▶ [ACTION ITEM]: Reproduce, exactly, the lines of the material below from the line containing "A date falls" through the line containing "On what day", with both end lines included and nothing else.

▶ [MATERIAL FOR THE TASK]:
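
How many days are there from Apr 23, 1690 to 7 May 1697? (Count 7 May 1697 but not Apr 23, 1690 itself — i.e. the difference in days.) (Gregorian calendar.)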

* * *

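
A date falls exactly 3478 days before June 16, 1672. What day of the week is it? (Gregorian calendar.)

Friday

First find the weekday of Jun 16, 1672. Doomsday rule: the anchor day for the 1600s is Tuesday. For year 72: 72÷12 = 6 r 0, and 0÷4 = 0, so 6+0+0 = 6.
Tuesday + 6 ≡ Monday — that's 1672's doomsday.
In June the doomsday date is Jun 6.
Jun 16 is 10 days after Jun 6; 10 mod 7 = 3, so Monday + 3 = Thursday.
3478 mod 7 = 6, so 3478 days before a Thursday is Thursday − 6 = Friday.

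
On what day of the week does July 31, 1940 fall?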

==

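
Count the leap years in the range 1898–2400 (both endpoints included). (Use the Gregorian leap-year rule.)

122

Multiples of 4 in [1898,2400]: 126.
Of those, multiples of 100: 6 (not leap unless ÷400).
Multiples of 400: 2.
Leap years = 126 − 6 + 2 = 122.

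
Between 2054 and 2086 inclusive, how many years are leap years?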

▶ [ANSWER FOR THIS EXERCISE]:
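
A date falls exactly 3478 days before June 16, 1672. What day of the week is it? (Gregorian calendar.)

Friday

First find the weekday of Jun 16, 1672. Doomsday rule: the anchor day for the 1600s is Tuesday. For year 72: 72÷12 = 6 r 0, and 0÷4 = 0, so 6+0+0 = 6.
Tuesday + 6 ≡ Monday — that's 1672's doomsday.
In June the doomsday date is Jun 6.
Jun 16 is 10 days after Jun 6; 10 mod 7 = 3, so Monday + 3 = Thursday.
3478 mod 7 = 6, so 3478 days before a Thursday is Thursday − 6 = Friday.

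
On what day of the week does July 31, 1940 fall?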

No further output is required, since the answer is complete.